## Work instructions
Restate word for word the span that opens with the line containing "4? Give the notes and quality." and closes with the final line of the data; give only those lines.

## Data provided

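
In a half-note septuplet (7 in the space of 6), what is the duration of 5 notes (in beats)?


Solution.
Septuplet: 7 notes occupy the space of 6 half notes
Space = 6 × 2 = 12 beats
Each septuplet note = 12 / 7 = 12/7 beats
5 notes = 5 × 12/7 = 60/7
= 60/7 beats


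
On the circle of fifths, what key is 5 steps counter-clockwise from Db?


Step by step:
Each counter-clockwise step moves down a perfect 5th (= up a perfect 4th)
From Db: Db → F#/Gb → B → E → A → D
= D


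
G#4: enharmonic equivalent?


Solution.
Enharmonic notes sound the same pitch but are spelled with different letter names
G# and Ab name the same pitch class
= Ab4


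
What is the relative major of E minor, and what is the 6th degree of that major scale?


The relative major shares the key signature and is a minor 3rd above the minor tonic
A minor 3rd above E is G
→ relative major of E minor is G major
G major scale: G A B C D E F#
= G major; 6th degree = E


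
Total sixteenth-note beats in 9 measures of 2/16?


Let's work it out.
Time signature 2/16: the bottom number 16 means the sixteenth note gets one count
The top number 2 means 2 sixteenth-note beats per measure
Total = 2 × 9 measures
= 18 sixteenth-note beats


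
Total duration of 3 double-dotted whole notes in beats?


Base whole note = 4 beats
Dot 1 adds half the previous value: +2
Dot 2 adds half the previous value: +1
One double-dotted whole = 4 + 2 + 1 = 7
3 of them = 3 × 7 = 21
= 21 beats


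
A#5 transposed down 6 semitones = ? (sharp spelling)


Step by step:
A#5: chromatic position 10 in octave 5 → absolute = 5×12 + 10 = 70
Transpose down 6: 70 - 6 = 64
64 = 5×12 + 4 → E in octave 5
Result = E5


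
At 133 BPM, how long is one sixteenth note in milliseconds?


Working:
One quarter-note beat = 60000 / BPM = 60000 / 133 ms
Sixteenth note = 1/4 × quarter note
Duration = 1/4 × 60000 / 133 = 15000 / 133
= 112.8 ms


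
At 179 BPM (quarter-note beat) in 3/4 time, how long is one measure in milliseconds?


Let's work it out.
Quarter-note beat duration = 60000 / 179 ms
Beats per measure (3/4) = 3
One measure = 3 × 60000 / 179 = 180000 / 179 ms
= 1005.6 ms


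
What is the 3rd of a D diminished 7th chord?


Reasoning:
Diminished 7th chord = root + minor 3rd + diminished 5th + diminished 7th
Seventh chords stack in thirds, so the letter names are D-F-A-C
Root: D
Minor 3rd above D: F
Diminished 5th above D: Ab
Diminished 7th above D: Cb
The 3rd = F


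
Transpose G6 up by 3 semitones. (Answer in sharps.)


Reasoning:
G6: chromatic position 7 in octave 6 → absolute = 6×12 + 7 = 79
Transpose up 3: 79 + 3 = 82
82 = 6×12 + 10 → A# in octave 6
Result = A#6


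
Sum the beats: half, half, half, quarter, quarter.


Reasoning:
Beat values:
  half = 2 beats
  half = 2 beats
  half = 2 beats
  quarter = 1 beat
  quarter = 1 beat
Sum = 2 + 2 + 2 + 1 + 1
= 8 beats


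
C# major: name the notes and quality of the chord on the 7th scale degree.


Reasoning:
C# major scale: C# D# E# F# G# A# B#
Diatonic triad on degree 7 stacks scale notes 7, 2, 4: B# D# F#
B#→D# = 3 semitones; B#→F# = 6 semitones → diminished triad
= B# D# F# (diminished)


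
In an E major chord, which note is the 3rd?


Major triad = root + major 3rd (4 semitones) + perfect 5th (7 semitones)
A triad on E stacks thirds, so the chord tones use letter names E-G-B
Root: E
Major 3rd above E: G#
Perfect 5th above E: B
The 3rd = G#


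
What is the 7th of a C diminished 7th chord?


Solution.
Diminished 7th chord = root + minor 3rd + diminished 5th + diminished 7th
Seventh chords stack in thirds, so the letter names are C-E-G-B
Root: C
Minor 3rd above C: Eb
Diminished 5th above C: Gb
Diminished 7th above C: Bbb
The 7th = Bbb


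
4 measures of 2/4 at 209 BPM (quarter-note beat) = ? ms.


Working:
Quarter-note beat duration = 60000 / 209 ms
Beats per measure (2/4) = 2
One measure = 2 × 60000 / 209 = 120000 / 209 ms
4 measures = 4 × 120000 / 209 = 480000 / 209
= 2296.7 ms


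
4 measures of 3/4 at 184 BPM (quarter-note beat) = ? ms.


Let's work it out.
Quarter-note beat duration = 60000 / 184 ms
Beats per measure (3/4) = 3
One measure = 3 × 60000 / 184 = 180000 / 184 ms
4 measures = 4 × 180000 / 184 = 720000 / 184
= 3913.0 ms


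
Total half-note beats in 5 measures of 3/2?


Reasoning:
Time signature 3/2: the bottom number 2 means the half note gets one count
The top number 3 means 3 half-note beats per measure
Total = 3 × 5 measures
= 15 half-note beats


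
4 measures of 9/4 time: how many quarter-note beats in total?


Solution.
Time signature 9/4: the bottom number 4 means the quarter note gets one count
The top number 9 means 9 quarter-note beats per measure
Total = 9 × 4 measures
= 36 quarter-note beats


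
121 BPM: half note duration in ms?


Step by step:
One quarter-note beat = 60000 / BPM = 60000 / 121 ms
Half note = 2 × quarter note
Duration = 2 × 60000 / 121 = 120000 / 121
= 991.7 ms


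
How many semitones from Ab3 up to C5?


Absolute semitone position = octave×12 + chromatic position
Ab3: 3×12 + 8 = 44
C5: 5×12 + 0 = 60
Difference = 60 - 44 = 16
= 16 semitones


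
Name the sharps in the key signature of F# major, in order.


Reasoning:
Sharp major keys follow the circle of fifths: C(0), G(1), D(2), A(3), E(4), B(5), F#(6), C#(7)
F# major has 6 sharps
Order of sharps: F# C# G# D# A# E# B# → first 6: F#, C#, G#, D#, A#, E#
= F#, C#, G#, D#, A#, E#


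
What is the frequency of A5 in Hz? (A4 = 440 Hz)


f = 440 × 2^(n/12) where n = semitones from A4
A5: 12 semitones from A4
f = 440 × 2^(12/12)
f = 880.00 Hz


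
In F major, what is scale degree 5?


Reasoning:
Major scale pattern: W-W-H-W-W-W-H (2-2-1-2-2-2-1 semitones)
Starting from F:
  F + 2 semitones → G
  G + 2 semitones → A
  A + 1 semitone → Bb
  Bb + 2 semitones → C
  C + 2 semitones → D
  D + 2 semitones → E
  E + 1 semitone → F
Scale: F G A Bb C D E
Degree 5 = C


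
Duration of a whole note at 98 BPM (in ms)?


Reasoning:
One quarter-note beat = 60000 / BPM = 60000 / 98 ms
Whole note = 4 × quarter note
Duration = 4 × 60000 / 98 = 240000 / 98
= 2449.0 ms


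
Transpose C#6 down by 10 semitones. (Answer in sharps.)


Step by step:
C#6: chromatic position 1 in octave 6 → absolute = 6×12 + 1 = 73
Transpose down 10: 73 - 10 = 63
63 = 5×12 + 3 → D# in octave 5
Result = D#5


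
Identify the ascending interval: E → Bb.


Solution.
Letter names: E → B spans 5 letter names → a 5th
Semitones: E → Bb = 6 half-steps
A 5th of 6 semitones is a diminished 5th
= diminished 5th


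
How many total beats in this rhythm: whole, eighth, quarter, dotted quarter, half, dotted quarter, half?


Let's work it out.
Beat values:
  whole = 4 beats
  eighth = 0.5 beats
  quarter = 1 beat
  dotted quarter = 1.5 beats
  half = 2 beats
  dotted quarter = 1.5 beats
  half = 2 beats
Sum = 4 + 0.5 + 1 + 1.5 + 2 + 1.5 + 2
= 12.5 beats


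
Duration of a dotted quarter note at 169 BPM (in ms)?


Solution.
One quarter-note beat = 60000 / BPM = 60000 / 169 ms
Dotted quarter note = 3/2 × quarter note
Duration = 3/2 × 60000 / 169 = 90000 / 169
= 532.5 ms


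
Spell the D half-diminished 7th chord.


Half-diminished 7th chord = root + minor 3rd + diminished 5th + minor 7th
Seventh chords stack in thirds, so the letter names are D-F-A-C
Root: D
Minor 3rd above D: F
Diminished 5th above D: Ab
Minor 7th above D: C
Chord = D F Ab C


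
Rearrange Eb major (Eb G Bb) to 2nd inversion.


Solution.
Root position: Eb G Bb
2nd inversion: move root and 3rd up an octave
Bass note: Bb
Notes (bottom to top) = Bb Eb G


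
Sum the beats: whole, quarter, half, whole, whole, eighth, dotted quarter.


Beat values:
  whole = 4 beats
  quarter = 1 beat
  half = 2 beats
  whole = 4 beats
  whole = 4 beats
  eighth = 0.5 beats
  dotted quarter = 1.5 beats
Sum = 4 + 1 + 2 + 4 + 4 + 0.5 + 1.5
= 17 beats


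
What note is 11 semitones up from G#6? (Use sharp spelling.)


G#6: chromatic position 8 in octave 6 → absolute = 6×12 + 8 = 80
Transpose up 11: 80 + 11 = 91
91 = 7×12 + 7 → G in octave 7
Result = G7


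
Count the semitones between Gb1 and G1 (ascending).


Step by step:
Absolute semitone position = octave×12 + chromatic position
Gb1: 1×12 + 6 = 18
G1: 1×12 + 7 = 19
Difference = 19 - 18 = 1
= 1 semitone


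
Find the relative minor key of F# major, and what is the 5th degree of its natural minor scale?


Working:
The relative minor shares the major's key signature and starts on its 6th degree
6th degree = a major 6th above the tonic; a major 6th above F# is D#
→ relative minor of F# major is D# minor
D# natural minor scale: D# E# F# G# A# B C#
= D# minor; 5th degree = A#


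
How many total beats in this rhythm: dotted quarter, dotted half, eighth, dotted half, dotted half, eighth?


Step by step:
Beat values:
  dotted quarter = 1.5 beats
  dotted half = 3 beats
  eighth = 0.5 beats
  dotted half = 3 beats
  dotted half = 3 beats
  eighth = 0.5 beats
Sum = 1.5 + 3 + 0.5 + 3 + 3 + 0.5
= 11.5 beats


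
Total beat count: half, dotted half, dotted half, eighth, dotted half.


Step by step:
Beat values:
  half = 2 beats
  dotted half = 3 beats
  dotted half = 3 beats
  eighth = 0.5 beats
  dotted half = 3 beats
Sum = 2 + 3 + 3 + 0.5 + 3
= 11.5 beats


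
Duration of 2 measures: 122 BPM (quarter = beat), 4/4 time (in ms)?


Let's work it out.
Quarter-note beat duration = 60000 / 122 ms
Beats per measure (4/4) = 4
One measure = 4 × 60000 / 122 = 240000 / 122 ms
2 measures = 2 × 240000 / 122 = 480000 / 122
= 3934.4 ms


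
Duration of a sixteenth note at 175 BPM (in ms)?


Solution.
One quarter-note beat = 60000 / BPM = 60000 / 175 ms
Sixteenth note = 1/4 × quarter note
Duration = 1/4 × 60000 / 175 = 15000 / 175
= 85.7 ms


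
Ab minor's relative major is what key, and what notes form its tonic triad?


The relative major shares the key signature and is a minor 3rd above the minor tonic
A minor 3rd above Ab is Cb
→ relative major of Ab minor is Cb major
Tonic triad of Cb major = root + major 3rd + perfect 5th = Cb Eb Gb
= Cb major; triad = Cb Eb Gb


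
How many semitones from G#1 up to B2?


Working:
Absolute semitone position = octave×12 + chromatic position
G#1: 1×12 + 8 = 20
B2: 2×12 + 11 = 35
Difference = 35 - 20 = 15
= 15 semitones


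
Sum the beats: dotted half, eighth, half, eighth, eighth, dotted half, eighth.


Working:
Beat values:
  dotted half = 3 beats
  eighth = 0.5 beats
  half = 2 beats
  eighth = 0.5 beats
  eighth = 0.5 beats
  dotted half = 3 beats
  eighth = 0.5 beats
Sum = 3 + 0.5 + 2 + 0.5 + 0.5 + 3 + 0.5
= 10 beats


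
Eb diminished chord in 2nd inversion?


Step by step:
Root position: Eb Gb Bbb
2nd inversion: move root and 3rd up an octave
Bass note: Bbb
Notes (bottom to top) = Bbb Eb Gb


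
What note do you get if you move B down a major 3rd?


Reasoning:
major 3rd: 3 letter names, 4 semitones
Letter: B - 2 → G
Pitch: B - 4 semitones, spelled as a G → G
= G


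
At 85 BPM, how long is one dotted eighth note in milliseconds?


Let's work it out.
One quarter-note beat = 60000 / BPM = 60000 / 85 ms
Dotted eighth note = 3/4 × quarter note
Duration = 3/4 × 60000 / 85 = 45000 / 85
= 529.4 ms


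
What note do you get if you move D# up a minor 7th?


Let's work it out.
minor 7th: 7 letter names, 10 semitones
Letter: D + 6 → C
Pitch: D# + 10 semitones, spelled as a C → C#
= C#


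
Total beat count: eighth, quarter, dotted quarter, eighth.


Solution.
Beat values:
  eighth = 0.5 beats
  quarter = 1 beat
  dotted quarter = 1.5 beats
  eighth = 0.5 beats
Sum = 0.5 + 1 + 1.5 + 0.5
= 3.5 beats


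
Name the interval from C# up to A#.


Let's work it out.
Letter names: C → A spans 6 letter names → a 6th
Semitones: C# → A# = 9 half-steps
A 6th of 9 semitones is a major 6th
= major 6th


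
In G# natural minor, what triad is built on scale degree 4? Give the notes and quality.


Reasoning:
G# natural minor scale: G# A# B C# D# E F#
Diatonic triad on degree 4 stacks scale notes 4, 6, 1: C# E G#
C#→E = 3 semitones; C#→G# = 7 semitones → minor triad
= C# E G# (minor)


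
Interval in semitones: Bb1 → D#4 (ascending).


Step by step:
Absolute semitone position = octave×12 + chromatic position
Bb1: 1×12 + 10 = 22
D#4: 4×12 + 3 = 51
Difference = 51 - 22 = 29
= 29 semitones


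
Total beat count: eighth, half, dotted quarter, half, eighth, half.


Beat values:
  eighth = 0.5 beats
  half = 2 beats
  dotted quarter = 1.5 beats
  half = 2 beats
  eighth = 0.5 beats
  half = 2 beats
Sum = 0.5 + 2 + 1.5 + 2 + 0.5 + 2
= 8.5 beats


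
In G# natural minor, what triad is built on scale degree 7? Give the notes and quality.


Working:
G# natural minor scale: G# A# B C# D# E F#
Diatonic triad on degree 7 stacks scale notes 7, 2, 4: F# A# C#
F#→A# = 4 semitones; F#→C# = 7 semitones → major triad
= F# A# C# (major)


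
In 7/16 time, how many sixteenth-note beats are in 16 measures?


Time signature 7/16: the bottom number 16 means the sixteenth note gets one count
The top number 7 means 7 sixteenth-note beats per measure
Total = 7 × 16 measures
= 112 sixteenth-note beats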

## Solved exercise
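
In G# natural minor, what triad is built on scale degree 4? Give the notes and quality.


Reasoning:
G# natural minor scale: G# A# B C# D# E F#
Diatonic triad on degree 4 stacks scale notes 4, 6, 1: C# E G#
C#→E = 3 semitones; C#→G# = 7 semitones → minor triad
= C# E G# (minor)


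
Interval in semitones: Bb1 → D#4 (ascending).


Step by step:
Absolute semitone position = octave×12 + chromatic position
Bb1: 1×12 + 10 = 22
D#4: 4×12 + 3 = 51
Difference = 51 - 22 = 29
= 29 semitones


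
Total beat count: eighth, half, dotted quarter, half, eighth, half.


Beat values:
  eighth = 0.5 beats
  half = 2 beats
  dotted quarter = 1.5 beats
  half = 2 beats
  eighth = 0.5 beats
  half = 2 beats
Sum = 0.5 + 2 + 1.5 + 2 + 0.5 + 2
= 8.5 beats


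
In G# natural minor, what triad is built on scale degree 7? Give the notes and quality.


Working:
G# natural minor scale: G# A# B C# D# E F#
Diatonic triad on degree 7 stacks scale notes 7, 2, 4: F# A# C#
F#→A# = 4 semitones; F#→C# = 7 semitones → major triad
= F# A# C# (major)


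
In 7/16 time, how many sixteenth-note beats are in 16 measures?


Time signature 7/16: the bottom number 16 means the sixteenth note gets one count
The top number 7 means 7 sixteenth-note beats per measure
Total = 7 × 16 measures
= 112 sixteenth-note beats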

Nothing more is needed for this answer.